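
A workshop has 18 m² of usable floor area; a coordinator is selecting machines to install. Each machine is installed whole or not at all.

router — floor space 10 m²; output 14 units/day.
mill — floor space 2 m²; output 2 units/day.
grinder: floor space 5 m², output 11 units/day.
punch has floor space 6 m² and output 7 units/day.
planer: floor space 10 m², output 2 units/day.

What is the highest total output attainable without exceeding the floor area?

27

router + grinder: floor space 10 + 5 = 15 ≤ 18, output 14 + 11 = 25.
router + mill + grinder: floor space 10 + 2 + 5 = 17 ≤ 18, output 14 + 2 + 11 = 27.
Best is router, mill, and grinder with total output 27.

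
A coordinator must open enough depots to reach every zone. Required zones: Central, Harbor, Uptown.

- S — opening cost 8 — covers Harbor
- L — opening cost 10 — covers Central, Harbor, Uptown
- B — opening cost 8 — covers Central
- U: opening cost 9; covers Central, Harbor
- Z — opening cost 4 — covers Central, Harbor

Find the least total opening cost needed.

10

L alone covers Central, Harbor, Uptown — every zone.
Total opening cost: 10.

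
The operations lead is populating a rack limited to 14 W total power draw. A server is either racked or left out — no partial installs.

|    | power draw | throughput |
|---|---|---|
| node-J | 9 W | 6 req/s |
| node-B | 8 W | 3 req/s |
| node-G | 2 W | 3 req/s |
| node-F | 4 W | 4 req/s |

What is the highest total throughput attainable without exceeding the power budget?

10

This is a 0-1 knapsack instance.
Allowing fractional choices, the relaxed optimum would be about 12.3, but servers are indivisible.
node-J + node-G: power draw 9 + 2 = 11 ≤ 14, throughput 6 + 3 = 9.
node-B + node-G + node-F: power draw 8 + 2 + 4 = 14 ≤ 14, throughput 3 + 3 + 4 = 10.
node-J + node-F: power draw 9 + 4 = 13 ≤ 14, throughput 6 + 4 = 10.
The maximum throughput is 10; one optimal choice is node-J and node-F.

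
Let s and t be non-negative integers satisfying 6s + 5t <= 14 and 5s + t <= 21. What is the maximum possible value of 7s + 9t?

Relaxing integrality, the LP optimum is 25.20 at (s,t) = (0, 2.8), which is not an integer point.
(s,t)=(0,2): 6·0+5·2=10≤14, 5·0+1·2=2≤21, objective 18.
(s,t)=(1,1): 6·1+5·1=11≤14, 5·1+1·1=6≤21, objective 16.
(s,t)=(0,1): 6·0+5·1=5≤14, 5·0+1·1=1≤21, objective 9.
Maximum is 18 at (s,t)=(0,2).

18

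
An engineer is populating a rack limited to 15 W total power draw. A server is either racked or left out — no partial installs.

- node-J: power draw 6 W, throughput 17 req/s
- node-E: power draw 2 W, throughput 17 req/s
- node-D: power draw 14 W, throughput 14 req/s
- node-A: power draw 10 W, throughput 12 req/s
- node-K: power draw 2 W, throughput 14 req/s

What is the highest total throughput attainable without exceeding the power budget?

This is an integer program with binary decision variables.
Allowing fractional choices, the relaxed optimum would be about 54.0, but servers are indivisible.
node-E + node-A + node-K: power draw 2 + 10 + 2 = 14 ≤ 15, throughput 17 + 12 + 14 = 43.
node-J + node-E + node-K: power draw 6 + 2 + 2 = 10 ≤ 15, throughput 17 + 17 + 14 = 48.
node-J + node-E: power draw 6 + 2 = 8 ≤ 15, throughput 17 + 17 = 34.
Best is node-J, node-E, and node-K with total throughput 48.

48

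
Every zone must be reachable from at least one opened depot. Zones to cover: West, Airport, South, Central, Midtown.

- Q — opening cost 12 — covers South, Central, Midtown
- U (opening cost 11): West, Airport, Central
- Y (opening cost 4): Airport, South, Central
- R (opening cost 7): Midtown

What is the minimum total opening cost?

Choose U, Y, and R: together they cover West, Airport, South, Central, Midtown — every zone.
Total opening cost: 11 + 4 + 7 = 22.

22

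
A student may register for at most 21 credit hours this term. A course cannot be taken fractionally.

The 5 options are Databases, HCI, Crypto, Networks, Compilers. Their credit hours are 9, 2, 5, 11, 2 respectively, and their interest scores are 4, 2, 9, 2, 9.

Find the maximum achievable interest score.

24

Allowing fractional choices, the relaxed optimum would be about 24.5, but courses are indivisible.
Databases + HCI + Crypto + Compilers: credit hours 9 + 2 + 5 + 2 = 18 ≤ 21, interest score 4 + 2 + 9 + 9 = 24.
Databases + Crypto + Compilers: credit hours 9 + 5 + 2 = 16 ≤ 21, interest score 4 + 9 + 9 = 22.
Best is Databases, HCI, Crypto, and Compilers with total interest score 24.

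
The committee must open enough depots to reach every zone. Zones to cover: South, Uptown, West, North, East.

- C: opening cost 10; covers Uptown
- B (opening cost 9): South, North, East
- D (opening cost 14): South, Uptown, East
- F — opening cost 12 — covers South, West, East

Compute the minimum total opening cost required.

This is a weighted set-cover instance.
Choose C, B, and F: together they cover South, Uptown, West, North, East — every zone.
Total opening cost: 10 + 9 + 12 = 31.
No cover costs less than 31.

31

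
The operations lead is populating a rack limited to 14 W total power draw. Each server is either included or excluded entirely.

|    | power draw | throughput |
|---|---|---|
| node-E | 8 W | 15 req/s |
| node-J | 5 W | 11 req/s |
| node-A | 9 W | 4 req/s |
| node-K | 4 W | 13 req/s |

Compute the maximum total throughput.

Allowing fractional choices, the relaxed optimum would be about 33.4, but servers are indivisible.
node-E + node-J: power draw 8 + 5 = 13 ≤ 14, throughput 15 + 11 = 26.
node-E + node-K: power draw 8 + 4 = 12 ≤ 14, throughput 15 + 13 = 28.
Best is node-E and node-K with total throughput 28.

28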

==================================================

* _Instructions to follow_
All of the records need to be returned exactly as they are.

* _Finished exercise_
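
A workshop has 18 m² of usable floor area; a coordinator is selecting machines to install. Each machine is installed whole or not at all.

router — floor space 10 m²; output 14 units/day.
mill — floor space 2 m²; output 2 units/day.
grinder: floor space 5 m², output 11 units/day.
punch has floor space 6 m² and output 7 units/day.
planer: floor space 10 m², output 2 units/day.

What is the highest total output attainable without exceeding the floor area?

27

router + grinder: floor space 10 + 5 = 15 ≤ 18, output 14 + 11 = 25.
router + mill + grinder: floor space 10 + 2 + 5 = 17 ≤ 18, output 14 + 2 + 11 = 27.
Best is router, mill, and grinder with total output 27.

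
A coordinator must open enough depots to reach every zone. Required zones: Central, Harbor, Uptown.

- S — opening cost 8 — covers Harbor
- L — opening cost 10 — covers Central, Harbor, Uptown
- B — opening cost 8 — covers Central
- U: opening cost 9; covers Central, Harbor
- Z — opening cost 4 — covers Central, Harbor

Find the least total opening cost needed.

10

L alone covers Central, Harbor, Uptown — every zone.
Total opening cost: 10.

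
The operations lead is populating a rack limited to 14 W total power draw. A server is either racked or left out — no partial installs.

|    | power draw | throughput |
|---|---|---|
| node-J | 9 W | 6 req/s |
| node-B | 8 W | 3 req/s |
| node-G | 2 W | 3 req/s |
| node-F | 4 W | 4 req/s |

What is the highest total throughput attainable without exceeding the power budget?

10

This is a 0-1 knapsack instance.
Allowing fractional choices, the relaxed optimum would be about 12.3, but servers are indivisible.
node-J + node-G: power draw 9 + 2 = 11 ≤ 14, throughput 6 + 3 = 9.
node-B + node-G + node-F: power draw 8 + 2 + 4 = 14 ≤ 14, throughput 3 + 3 + 4 = 10.
node-J + node-F: power draw 9 + 4 = 13 ≤ 14, throughput 6 + 4 = 10.
The maximum throughput is 10; one optimal choice is node-J and node-F.

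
Let s and t be non-negative integers satisfying 6s + 5t <= 14 and 5s + t <= 21. What is the maximum possible value of 7s + 9t?

Relaxing integrality, the LP optimum is 25.20 at (s,t) = (0, 2.8), which is not an integer point.
(s,t)=(0,2): 6·0+5·2=10≤14, 5·0+1·2=2≤21, objective 18.
(s,t)=(1,1): 6·1+5·1=11≤14, 5·1+1·1=6≤21, objective 16.
(s,t)=(0,1): 6·0+5·1=5≤14, 5·0+1·1=1≤21, objective 9.
Maximum is 18 at (s,t)=(0,2).

18

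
An engineer is populating a rack limited to 15 W total power draw. A server is either racked or left out — no partial installs.

- node-J: power draw 6 W, throughput 17 req/s
- node-E: power draw 2 W, throughput 17 req/s
- node-D: power draw 14 W, throughput 14 req/s
- node-A: power draw 10 W, throughput 12 req/s
- node-K: power draw 2 W, throughput 14 req/s

What is the highest total throughput attainable without exceeding the power budget?

This is an integer program with binary decision variables.
Allowing fractional choices, the relaxed optimum would be about 54.0, but servers are indivisible.
node-E + node-A + node-K: power draw 2 + 10 + 2 = 14 ≤ 15, throughput 17 + 12 + 14 = 43.
node-J + node-E + node-K: power draw 6 + 2 + 2 = 10 ≤ 15, throughput 17 + 17 + 14 = 48.
node-J + node-E: power draw 6 + 2 = 8 ≤ 15, throughput 17 + 17 = 34.
Best is node-J, node-E, and node-K with total throughput 48.

48

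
Every zone must be reachable from at least one opened depot. Zones to cover: West, Airport, South, Central, Midtown.

- Q — opening cost 12 — covers South, Central, Midtown
- U (opening cost 11): West, Airport, Central
- Y (opening cost 4): Airport, South, Central
- R (opening cost 7): Midtown

What is the minimum total opening cost?

Choose U, Y, and R: together they cover West, Airport, South, Central, Midtown — every zone.
Total opening cost: 11 + 4 + 7 = 22.

22

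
A student may register for at most 21 credit hours this term. A course cannot be taken fractionally.

The 5 options are Databases, HCI, Crypto, Networks, Compilers. Their credit hours are 9, 2, 5, 11, 2 respectively, and their interest scores are 4, 2, 9, 2, 9.

Find the maximum achievable interest score.

24

Allowing fractional choices, the relaxed optimum would be about 24.5, but courses are indivisible.
Databases + HCI + Crypto + Compilers: credit hours 9 + 2 + 5 + 2 = 18 ≤ 21, interest score 4 + 2 + 9 + 9 = 24.
Databases + Crypto + Compilers: credit hours 9 + 5 + 2 = 16 ≤ 21, interest score 4 + 9 + 9 = 22.
Best is Databases, HCI, Crypto, and Compilers with total interest score 24.

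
The committee must open enough depots to reach every zone. Zones to cover: South, Uptown, West, North, East.

- C: opening cost 10; covers Uptown
- B (opening cost 9): South, North, East
- D (opening cost 14): South, Uptown, East
- F — opening cost 12 — covers South, West, East

Compute the minimum total opening cost required.

This is a weighted set-cover instance.
Choose C, B, and F: together they cover South, Uptown, West, North, East — every zone.
Total opening cost: 10 + 9 + 12 = 31.
No cover costs less than 31.

31

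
The operations lead is populating a rack limited to 14 W total power draw. Each server is either included or excluded entirely.

|    | power draw | throughput |
|---|---|---|
| node-E | 8 W | 15 req/s |
| node-J | 5 W | 11 req/s |
| node-A | 9 W | 4 req/s |
| node-K | 4 W | 13 req/s |

Compute the maximum total throughput.

Allowing fractional choices, the relaxed optimum would be about 33.4, but servers are indivisible.
node-E + node-J: power draw 8 + 5 = 13 ≤ 14, throughput 15 + 11 = 26.
node-E + node-K: power draw 8 + 4 = 12 ≤ 14, throughput 15 + 13 = 28.
Best is node-E and node-K with total throughput 28.

28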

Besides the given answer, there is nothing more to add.